**ENTRIES SHOWN:**
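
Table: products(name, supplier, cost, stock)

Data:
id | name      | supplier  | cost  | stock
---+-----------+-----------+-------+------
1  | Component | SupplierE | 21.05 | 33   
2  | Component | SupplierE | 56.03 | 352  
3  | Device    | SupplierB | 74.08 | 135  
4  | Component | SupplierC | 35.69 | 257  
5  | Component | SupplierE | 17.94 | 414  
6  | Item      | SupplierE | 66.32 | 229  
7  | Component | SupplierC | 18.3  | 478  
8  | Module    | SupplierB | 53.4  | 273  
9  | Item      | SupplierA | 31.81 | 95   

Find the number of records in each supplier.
SELECT supplier, COUNT(*) as count
FROM products
GROUP BY supplier

Result:
  SupplierA: 1
  SupplierB: 2
  SupplierC: 2
  SupplierE: 4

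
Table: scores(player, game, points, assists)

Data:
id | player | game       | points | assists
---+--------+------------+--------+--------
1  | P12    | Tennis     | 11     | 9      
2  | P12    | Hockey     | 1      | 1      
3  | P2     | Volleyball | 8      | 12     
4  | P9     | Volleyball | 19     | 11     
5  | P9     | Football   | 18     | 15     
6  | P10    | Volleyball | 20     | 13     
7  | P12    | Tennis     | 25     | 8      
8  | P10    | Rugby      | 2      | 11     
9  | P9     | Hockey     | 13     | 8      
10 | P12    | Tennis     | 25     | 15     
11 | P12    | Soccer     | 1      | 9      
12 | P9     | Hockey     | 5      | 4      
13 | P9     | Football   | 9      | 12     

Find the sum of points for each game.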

**EXERCISE:** Your task is to retype all the records above with nothing left out.

**ANSWER:**
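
Table: products(name, supplier, cost, stock)

Data:
id | name      | supplier  | cost  | stock
---+-----------+-----------+-------+------
1  | Component | SupplierE | 21.05 | 33   
2  | Component | SupplierE | 56.03 | 352  
3  | Device    | SupplierB | 74.08 | 135  
4  | Component | SupplierC | 35.69 | 257  
5  | Component | SupplierE | 17.94 | 414  
6  | Item      | SupplierE | 66.32 | 229  
7  | Component | SupplierC | 18.3  | 478  
8  | Module    | SupplierB | 53.4  | 273  
9  | Item      | SupplierA | 31.81 | 95   

Find the number of records in each supplier.
SELECT supplier, COUNT(*) as count
FROM products
GROUP BY supplier

Result:
  SupplierA: 1
  SupplierB: 2
  SupplierC: 2
  SupplierE: 4

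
Table: scores(player, game, points, assists)

Data:
id | player | game       | points | assists
---+--------+------------+--------+--------
1  | P12    | Tennis     | 11     | 9      
2  | P12    | Hockey     | 1      | 1      
3  | P2     | Volleyball | 8      | 12     
4  | P9     | Volleyball | 19     | 11     
5  | P9     | Football   | 18     | 15     
6  | P10    | Volleyball | 20     | 13     
7  | P12    | Tennis     | 25     | 8      
8  | P10    | Rugby      | 2      | 11     
9  | P9     | Hockey     | 13     | 8      
10 | P12    | Tennis     | 25     | 15     
11 | P12    | Soccer     | 1      | 9      
12 | P9     | Hockey     | 5      | 4      
13 | P9     | Football   | 9      | 12     

Find the sum of points for each game.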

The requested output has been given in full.